Top of DATA FOR THIS EXERCISE

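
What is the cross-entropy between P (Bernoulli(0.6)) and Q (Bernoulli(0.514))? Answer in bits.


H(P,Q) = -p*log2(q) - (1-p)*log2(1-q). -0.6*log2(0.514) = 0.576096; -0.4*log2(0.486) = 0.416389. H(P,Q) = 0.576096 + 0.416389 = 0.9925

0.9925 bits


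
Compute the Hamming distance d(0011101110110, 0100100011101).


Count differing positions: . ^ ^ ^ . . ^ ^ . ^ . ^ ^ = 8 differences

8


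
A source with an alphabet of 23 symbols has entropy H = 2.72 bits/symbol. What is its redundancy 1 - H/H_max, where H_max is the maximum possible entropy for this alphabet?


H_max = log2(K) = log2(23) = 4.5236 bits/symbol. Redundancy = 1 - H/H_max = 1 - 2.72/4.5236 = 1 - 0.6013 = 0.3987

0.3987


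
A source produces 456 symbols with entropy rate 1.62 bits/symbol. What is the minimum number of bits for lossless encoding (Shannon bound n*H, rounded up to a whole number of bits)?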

Bottom of DATA FOR THIS EXERCISE
Top of DATA FOR THIS EXERCISE

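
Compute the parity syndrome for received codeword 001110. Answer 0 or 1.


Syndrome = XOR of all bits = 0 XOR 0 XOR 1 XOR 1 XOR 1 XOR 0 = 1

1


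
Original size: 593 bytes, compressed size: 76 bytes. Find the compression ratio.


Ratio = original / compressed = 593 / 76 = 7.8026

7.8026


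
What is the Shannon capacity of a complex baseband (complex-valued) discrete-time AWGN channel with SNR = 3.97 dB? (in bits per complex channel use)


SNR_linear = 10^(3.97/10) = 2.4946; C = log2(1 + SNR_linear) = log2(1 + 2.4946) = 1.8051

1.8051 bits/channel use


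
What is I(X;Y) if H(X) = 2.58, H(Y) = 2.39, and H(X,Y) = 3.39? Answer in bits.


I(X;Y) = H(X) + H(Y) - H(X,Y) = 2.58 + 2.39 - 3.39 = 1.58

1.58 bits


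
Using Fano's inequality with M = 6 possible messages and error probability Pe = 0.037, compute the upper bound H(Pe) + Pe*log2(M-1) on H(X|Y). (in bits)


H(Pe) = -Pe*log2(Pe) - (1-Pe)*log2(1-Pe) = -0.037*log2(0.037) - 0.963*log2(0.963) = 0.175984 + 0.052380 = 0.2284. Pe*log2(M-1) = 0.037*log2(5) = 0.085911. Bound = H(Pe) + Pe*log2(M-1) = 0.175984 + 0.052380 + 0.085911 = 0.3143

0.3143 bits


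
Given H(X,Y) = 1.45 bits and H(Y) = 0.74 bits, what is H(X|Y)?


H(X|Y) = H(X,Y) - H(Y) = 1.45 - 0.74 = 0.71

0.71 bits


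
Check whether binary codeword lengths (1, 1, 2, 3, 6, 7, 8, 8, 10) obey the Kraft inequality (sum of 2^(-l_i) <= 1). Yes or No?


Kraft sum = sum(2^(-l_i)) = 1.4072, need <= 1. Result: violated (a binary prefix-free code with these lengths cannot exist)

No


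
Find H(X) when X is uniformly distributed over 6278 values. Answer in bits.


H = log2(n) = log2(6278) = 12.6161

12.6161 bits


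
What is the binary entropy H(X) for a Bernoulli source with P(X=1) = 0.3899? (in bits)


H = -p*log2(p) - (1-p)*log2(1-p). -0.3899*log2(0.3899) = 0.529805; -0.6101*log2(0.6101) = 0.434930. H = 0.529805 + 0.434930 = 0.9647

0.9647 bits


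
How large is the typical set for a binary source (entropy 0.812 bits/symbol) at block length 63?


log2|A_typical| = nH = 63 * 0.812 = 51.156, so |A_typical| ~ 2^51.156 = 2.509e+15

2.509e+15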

Bottom of DATA FOR THIS EXERCISE
Top of DATA FOR THIS EXERCISE

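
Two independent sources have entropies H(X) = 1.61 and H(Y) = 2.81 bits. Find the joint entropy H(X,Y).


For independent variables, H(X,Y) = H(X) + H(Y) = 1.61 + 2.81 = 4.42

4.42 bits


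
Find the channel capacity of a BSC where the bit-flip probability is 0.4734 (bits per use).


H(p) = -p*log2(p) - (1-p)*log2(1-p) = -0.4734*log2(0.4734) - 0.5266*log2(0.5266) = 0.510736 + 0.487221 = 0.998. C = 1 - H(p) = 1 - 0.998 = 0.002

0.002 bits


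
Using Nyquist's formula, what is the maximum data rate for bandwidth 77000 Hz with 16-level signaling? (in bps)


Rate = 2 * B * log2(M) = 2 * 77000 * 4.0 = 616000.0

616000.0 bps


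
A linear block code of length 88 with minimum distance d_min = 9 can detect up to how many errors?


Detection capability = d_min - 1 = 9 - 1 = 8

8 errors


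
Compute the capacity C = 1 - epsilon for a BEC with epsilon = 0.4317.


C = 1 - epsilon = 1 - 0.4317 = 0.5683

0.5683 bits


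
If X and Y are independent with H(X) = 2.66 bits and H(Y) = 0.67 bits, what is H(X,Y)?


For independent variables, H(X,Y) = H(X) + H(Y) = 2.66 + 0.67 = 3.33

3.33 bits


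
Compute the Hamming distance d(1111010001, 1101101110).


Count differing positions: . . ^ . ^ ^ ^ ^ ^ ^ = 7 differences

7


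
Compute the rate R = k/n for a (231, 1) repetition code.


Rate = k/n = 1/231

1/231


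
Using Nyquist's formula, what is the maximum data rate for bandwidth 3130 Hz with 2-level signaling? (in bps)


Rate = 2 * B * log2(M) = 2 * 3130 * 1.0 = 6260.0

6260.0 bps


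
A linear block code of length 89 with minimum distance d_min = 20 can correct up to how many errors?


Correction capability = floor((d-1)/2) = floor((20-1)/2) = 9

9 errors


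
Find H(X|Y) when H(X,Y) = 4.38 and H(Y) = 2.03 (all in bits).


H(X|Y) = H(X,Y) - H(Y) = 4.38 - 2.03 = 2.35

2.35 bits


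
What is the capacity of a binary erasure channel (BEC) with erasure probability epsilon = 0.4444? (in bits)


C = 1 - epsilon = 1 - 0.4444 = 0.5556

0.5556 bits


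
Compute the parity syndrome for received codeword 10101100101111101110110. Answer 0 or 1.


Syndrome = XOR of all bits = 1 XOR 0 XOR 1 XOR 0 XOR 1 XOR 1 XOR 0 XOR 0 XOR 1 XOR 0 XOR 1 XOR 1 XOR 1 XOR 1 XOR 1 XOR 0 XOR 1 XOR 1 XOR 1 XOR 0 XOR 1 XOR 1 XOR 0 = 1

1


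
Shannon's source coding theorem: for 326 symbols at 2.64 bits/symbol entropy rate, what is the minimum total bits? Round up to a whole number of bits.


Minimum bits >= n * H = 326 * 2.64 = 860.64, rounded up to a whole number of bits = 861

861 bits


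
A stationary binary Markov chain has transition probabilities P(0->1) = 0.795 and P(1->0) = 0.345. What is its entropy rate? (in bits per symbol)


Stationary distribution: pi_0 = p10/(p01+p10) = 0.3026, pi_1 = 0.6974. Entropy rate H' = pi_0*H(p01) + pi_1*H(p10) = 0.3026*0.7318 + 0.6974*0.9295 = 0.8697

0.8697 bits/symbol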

Bottom of DATA FOR THIS EXERCISE

TASK DESCRIPTION — Above are the entries. Quote exactly the lines from the one bearing "What is the cross-entropy" through the one bearing "A source produces".

ANSWER SECTION —
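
What is the cross-entropy between P (Bernoulli(0.6)) and Q (Bernoulli(0.514))? Answer in bits.


H(P,Q) = -p*log2(q) - (1-p)*log2(1-q). -0.6*log2(0.514) = 0.576096; -0.4*log2(0.486) = 0.416389. H(P,Q) = 0.576096 + 0.416389 = 0.9925

0.9925 bits


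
Compute the Hamming distance d(0011101110110, 0100100011101).


Count differing positions: . ^ ^ ^ . . ^ ^ . ^ . ^ ^ = 8 differences

8


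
A source with an alphabet of 23 symbols has entropy H = 2.72 bits/symbol. What is its redundancy 1 - H/H_max, where H_max is the maximum possible entropy for this alphabet?


H_max = log2(K) = log2(23) = 4.5236 bits/symbol. Redundancy = 1 - H/H_max = 1 - 2.72/4.5236 = 1 - 0.6013 = 0.3987

0.3987


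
A source produces 456 symbols with entropy rate 1.62 bits/symbol. What is the minimum number of bits for lossless encoding (Shannon bound n*H, rounded up to a whole number of bits)?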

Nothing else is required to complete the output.